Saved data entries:

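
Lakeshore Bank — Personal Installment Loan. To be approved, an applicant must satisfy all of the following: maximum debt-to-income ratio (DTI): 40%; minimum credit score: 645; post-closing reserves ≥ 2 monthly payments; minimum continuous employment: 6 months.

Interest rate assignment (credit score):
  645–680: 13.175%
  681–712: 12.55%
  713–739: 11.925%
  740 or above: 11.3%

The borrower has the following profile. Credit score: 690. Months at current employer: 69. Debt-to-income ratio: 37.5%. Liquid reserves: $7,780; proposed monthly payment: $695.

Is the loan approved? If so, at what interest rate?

Credit score 690 ≥ 645 (meets minimum)
Debt-to-income 37.5% vs 40% cap — pass
Reserves = 7,780/695 = 11.2 months ≥ 2
Employment 69 ≥ 6 months
All requirements met. Score 690 falls in the 681–712 tier → 12.55%.

Approved at 12.55%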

= Exercise details =
The entries are to be transcribed exactly, each line in full.

= Response =
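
Lakeshore Bank — Personal Installment Loan. To be approved, an applicant must satisfy all of the following: maximum debt-to-income ratio (DTI): 40%; minimum credit score: 645; post-closing reserves ≥ 2 monthly payments; minimum continuous employment: 6 months.

Interest rate assignment (credit score):
  645–680: 13.175%
  681–712: 12.55%
  713–739: 11.925%
  740 or above: 11.3%

The borrower has the following profile. Credit score: 690. Months at current employer: 69. Debt-to-income ratio: 37.5%. Liquid reserves: $7,780; proposed monthly payment: $695.

Is the loan approved? If so, at what interest rate?

Credit score 690 ≥ 645 (meets minimum)
Debt-to-income 37.5% vs 40% cap — pass
Reserves = 7,780/695 = 11.2 months ≥ 2
Employment 69 ≥ 6 months
All requirements met. Score 690 falls in the 681–712 tier → 12.55%.

Approved at 12.55%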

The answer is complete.